Dataset entries:

#####

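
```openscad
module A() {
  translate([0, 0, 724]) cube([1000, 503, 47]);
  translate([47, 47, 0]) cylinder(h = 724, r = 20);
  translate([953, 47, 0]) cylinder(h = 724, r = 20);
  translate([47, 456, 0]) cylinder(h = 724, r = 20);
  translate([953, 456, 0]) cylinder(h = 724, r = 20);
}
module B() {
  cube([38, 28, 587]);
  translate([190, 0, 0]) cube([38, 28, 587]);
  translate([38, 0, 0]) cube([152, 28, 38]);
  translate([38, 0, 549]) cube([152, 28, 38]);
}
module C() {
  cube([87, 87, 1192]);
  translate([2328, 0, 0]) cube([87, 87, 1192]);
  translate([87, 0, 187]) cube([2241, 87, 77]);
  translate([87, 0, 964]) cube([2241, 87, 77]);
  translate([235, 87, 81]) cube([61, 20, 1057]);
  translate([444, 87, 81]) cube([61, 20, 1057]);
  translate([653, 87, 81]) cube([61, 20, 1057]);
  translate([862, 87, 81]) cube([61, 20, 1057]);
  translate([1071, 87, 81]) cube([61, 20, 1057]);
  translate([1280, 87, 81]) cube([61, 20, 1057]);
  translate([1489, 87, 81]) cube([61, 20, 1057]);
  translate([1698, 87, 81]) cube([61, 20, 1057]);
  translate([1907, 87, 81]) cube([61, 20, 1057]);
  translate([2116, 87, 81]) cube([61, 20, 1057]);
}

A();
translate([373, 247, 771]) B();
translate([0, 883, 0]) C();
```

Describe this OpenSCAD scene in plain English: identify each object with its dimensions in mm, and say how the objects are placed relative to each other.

A is a table: top 1000 mm (x) × 503 mm (y), 47 mm thick, upper face at z = 771 mm, on four round legs of 40 mm diameter, each leg's bounding box inset 27 mm from the nearest pair of top edges, running from z = 0 to the bottom of the top.

B is a rectangular picture frame lying in the x–z plane (depth along y). The opening is 152 mm wide (x) by 511 mm tall (z), surrounded by a border 38 mm wide on all four sides. The frame is 28 mm deep and is made of two full-height vertical stiles with two horizontal rails fitted between them.

C is a fence section. Two 87×87 mm posts, 1192 mm tall, stand on the floor with a clear span of 2241 mm between their inner faces. Two horizontal rails of 87×77 mm section span the gap between the posts with their undersides at z = 187 mm and z = 964 mm, flush with the posts' −y face. 10 pickets, each 61 mm wide, 20 mm thick and 1057 mm tall, are fixed to the +y face of the rails with their bottoms at z = 81 mm, evenly spaced across the span with equal gaps (rounded down to the nearest mm) at the −x end and between each pair — any rounding remainder accumulates at the +x end.

The picture frame is on top of the table. The fence section is on the floor beside the table on its +y side.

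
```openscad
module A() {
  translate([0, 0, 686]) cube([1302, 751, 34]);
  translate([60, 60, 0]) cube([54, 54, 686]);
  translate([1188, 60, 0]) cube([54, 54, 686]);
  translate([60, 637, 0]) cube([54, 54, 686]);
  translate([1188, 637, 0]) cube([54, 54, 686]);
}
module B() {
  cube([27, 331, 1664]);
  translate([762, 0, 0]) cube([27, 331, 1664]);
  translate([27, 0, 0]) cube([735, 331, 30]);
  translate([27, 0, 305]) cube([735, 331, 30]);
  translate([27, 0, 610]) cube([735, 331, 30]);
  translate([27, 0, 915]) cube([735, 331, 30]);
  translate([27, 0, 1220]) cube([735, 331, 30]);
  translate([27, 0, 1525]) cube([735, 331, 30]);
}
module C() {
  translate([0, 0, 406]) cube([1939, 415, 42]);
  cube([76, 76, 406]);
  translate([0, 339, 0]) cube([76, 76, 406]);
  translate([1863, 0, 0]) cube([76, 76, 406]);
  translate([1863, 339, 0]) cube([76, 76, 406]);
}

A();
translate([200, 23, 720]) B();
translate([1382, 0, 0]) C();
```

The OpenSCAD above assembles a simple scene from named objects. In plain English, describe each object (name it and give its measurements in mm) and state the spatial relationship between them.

A is a table with a 1302×751 mm rectangular top, 34 mm thick, top surface at z = 720 mm, supported by four 54×54 mm square legs, each inset 60 mm from the nearest pair of top edges, running from the floor.

B is an open bookshelf. Two side panels, each 27 mm thick, 331 mm deep and 1664 mm tall, stand 789 mm apart (outside-to-outside). Between them sit 6 shelves, each 30 mm thick and 331 mm deep, spanning the full gap between the sides. The bottom shelf rests on the floor (its underside at z = 0) and the clear gap between one shelf's top and the next shelf's underside is 275 mm.

C is a bench: a 1939×415 mm seat slab, 42 mm thick, top at z = 448 mm, on four 76×76 mm square legs flush with the seat corners and standing on z = 0.

The bookshelf is on top of the table. The bench is on the floor beside the table on its +x side.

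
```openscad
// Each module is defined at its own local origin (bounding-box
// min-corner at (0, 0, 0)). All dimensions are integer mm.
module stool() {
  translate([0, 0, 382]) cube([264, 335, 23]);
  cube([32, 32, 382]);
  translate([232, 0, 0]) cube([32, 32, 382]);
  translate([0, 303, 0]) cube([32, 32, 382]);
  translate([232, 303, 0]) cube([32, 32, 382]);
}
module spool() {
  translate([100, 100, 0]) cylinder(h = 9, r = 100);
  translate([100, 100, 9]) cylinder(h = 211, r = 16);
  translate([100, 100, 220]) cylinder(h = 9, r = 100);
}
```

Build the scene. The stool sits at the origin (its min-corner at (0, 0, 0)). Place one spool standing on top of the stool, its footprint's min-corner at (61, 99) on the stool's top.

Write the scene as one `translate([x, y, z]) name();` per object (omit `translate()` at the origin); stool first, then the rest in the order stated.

stool();
translate([61, 99, 405]) spool();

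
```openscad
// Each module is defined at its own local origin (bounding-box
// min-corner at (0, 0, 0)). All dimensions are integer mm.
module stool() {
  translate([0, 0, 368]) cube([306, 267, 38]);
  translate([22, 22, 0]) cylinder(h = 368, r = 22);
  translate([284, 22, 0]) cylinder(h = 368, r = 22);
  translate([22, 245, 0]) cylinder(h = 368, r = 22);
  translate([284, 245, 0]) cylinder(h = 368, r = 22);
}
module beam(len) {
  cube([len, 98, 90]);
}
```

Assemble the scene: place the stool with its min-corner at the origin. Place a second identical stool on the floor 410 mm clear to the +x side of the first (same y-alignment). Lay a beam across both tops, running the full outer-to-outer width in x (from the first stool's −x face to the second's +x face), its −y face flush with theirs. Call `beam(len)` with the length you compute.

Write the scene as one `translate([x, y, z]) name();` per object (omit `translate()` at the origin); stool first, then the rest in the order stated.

stool();
translate([716, 0, 0]) stool();
translate([0, 0, 406]) beam(1022);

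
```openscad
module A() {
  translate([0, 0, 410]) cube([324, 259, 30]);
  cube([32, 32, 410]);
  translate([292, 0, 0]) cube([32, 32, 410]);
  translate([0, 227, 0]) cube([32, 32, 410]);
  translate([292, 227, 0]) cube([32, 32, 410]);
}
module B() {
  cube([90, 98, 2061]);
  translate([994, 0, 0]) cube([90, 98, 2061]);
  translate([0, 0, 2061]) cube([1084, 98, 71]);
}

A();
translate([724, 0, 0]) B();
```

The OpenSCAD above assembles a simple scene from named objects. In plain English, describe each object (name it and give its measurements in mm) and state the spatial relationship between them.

A is a simple wooden stool: a rectangular seat 324 mm (x) by 259 mm (y), 30 mm thick, top face at z = 440 mm, on four square legs, each 32×32 mm in cross-section. The legs rest on z = 0, each flush with a corner of the seat.

B is a rectangular door frame: two vertical jambs of 90×98 mm section, 2061 mm tall, with a clear opening 904 mm wide between their inner faces. A header 71 mm tall and 98 mm deep lies on top of the jambs and spans the full outside width.

The door frame is on the floor beside the stool on its +x side.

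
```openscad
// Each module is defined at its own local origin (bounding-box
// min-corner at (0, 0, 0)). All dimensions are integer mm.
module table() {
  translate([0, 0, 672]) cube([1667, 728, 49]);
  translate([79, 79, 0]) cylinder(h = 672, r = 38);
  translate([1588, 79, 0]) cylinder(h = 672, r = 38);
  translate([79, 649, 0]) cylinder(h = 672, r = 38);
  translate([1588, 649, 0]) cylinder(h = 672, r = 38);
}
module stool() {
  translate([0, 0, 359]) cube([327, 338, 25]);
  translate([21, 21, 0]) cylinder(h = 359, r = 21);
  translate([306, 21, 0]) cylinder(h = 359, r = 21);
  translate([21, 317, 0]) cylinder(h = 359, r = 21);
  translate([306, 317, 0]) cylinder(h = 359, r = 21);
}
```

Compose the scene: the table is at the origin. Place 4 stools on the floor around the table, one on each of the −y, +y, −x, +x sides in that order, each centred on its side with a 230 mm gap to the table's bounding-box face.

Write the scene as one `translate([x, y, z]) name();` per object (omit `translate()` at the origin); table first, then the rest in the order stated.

table();
translate([670, -568, 0]) stool();
translate([670, 958, 0]) stool();
translate([-557, 195, 0]) stool();
translate([1897, 195, 0]) stool();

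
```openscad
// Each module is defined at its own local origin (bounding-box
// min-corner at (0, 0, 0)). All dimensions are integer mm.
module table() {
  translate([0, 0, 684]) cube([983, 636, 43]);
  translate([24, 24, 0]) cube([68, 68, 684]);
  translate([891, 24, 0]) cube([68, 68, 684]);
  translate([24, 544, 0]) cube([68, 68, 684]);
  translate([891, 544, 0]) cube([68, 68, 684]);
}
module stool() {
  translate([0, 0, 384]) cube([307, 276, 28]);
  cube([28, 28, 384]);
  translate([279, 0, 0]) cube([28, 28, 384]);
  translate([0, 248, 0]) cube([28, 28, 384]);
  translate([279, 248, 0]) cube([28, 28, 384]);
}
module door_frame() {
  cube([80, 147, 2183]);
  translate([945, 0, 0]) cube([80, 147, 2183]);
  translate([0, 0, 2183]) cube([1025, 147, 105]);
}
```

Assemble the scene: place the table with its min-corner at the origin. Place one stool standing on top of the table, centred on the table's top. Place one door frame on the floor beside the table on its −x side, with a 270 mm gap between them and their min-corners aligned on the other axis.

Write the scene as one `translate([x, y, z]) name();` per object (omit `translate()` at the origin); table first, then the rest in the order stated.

table();
translate([338, 180, 727]) stool();
translate([-1295, 0, 0]) door_frame();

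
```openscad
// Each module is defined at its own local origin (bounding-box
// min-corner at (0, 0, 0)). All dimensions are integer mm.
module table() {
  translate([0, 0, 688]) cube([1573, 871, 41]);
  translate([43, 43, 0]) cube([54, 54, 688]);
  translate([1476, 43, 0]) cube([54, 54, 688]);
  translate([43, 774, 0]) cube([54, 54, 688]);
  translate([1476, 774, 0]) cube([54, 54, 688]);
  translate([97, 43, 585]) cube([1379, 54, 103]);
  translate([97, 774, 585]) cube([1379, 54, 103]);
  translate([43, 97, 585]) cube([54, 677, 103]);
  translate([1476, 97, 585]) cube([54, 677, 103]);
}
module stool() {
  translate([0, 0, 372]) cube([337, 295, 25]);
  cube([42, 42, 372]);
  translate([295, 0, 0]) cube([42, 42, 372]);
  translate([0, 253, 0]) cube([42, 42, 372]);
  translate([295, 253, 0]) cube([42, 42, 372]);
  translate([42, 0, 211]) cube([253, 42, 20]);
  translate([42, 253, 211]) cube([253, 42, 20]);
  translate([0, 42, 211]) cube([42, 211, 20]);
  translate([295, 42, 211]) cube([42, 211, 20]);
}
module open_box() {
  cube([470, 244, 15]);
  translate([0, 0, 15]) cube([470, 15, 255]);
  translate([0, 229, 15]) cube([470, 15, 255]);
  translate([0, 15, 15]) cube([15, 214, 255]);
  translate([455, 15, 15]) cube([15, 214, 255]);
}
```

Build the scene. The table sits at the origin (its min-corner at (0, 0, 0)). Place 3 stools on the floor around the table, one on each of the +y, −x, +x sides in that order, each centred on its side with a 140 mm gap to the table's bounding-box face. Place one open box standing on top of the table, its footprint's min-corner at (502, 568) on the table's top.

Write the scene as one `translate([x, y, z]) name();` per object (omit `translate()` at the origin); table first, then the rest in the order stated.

table();
translate([618, 1011, 0]) stool();
translate([-477, 288, 0]) stool();
translate([1713, 288, 0]) stool();
translate([502, 568, 729]) open_box();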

#####

PROBLEM REQUIREMENTS: State how many lines of the entries above include the word "footprint", offering no text other than the number.

OUTPUT FOR THIS TASK: 2